Stored records:
·····
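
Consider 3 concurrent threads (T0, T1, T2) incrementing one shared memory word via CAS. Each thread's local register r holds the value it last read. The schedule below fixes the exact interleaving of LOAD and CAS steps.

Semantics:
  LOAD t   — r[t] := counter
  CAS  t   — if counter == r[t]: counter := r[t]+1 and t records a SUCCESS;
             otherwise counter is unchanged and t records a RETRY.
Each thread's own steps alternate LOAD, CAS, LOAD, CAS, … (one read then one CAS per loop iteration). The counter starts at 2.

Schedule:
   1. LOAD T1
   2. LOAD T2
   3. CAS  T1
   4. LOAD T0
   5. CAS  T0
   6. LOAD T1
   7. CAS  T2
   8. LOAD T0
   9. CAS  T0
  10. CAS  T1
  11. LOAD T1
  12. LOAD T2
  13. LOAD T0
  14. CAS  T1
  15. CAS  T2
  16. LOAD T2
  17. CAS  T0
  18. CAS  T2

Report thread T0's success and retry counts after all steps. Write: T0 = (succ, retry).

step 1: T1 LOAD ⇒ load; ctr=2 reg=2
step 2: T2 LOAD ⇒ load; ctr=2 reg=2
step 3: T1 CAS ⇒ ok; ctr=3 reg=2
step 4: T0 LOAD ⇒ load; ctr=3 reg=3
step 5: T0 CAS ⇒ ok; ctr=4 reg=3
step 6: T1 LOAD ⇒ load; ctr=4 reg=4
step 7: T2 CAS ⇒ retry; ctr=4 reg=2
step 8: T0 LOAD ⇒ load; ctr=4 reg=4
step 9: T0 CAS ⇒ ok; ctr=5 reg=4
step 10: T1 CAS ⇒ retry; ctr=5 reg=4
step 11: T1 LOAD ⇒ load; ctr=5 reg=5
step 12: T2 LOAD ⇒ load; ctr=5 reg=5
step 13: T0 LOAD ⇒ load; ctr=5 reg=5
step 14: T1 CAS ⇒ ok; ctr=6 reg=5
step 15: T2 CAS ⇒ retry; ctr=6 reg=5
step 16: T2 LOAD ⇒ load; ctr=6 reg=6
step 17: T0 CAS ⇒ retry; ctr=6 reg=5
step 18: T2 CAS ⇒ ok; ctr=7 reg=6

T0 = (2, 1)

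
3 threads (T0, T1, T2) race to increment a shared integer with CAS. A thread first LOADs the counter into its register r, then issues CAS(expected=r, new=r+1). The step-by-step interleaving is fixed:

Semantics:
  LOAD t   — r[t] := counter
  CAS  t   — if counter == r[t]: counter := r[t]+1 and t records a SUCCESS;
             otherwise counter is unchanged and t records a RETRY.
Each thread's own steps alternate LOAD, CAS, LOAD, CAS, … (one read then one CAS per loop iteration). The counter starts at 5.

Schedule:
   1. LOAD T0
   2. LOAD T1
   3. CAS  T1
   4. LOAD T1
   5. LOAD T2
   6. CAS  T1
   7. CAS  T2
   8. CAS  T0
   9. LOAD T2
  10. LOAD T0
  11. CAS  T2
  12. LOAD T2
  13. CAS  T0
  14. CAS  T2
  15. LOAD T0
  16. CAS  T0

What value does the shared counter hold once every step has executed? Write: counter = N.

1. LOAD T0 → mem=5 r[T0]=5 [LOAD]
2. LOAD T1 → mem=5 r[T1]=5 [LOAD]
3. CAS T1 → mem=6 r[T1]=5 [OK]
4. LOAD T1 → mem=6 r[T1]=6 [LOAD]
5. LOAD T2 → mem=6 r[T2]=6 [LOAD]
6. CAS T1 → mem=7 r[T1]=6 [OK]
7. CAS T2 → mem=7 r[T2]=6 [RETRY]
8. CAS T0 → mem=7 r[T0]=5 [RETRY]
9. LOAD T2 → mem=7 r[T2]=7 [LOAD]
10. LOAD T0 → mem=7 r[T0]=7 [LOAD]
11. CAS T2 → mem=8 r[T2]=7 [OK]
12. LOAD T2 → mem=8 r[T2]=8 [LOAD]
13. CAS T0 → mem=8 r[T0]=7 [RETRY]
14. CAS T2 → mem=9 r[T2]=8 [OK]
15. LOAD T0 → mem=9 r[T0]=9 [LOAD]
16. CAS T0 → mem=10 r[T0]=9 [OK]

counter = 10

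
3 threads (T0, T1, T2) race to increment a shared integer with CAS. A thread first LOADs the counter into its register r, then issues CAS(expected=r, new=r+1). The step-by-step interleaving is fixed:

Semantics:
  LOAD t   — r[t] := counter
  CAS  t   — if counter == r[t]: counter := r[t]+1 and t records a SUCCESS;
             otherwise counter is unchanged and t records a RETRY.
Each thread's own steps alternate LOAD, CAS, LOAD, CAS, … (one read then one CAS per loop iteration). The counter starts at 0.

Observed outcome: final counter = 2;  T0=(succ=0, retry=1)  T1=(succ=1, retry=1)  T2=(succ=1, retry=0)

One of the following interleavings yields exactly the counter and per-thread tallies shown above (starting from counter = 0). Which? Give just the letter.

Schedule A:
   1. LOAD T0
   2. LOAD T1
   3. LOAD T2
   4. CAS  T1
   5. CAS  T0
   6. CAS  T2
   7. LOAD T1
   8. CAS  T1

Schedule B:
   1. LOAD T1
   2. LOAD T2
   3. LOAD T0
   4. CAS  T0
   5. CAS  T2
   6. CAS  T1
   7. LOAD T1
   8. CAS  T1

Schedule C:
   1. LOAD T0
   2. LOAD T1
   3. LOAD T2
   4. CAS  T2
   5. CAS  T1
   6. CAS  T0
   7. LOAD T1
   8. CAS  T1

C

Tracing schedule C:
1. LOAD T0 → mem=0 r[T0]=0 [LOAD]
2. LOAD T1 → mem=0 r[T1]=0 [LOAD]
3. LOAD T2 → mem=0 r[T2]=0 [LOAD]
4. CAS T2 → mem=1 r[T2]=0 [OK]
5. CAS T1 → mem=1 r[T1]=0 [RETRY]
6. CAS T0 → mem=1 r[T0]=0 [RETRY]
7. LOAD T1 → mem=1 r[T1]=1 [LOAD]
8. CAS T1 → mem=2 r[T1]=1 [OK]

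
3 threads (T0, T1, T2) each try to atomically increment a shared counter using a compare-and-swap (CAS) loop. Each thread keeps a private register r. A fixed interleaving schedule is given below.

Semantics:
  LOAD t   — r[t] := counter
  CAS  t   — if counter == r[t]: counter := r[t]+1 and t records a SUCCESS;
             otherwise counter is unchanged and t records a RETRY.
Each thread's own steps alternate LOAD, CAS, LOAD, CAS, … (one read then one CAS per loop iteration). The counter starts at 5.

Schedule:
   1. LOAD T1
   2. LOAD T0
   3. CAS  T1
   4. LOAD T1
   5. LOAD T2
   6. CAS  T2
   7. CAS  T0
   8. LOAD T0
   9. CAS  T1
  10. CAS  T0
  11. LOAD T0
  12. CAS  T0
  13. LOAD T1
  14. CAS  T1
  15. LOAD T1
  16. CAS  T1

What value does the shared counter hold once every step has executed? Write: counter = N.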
·····
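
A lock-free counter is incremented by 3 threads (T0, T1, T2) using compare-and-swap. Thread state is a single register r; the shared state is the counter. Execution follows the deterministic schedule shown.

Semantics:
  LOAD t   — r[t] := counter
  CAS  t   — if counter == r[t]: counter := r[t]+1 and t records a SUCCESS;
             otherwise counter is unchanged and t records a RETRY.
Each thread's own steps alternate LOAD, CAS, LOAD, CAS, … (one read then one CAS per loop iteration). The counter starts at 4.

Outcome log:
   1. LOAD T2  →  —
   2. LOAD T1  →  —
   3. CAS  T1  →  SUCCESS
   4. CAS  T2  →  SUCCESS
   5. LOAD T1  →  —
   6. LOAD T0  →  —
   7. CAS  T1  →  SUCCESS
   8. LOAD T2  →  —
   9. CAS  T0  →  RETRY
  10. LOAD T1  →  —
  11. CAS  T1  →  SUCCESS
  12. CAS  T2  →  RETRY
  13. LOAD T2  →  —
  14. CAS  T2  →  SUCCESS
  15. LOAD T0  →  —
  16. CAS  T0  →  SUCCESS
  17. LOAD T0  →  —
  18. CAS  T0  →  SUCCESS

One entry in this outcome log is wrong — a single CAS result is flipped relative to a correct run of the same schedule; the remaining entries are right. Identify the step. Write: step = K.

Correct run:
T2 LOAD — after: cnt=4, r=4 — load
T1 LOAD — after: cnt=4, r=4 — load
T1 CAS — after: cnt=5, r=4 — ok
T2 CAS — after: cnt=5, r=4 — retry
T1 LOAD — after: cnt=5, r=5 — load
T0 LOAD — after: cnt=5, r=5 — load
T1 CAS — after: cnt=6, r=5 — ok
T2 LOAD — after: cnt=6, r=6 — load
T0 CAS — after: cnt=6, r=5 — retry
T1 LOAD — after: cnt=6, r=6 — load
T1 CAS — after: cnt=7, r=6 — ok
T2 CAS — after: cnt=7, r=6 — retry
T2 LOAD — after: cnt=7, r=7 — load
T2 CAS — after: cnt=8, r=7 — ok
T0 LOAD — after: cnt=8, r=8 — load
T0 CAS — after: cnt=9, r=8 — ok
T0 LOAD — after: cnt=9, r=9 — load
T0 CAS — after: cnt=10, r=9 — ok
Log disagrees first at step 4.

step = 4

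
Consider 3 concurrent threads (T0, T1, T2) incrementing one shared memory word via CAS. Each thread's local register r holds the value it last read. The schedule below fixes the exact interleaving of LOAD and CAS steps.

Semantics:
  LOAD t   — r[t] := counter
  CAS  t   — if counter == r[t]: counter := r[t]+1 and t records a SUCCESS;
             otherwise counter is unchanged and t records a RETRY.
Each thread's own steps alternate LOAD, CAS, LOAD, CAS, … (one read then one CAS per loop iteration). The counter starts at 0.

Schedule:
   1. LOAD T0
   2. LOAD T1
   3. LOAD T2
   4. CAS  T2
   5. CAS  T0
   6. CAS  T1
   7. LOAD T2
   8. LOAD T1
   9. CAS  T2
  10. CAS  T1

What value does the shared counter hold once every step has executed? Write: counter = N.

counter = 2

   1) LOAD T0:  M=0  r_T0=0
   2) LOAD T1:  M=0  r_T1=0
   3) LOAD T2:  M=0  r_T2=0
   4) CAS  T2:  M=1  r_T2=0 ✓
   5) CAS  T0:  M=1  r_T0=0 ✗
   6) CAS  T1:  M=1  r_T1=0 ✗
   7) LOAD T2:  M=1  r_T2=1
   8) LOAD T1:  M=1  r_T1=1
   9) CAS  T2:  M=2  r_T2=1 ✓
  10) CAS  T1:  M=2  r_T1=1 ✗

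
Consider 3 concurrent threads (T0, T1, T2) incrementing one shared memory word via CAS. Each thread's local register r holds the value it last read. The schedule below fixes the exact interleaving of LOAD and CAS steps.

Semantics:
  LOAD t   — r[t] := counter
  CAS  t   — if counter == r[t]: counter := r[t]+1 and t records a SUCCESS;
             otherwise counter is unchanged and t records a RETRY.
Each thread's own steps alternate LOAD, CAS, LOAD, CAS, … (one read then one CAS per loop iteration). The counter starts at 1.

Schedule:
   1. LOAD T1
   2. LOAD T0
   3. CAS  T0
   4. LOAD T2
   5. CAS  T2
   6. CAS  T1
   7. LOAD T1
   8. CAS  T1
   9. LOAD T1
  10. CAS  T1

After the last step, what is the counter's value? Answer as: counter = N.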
·····
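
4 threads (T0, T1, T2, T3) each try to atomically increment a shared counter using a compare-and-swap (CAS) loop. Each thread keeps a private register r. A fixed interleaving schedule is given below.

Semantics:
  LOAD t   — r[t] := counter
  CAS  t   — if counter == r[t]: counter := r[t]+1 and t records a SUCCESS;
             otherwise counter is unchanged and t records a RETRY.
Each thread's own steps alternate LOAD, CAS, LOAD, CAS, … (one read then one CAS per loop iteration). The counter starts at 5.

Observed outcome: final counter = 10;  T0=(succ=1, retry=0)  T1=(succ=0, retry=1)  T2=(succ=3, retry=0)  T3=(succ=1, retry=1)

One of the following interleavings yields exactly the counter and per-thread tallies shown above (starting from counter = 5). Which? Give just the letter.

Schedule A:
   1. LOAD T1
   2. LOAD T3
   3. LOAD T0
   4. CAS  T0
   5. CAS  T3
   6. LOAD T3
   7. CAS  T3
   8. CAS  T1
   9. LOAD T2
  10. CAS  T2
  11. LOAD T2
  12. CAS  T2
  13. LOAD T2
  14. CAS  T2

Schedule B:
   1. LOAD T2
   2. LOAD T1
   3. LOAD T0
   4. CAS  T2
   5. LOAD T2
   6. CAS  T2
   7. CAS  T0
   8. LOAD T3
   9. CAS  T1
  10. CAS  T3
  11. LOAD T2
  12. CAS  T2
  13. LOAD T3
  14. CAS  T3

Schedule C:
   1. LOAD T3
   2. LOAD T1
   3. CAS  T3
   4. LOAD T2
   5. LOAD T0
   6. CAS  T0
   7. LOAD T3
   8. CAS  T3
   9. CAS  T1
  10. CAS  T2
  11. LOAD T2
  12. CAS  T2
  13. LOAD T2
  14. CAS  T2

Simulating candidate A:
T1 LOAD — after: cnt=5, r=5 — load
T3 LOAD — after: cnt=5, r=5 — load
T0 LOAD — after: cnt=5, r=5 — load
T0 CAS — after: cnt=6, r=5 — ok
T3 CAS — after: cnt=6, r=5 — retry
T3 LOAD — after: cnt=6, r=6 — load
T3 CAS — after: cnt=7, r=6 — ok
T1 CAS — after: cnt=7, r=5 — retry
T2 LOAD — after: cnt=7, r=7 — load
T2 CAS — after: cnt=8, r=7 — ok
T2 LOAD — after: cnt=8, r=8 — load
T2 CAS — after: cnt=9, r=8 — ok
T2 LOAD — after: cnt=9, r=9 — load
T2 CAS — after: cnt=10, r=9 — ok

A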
·····
* Your task: Which of the lines above mention the word "letter"? Pull those lines out.

* Reply:
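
One of the following interleavings yields exactly the counter and per-thread tallies shown above (starting from counter = 0). Which? Give just the letter.
One of the following interleavings yields exactly the counter and per-thread tallies shown above (starting from counter = 5). Which? Give just the letter.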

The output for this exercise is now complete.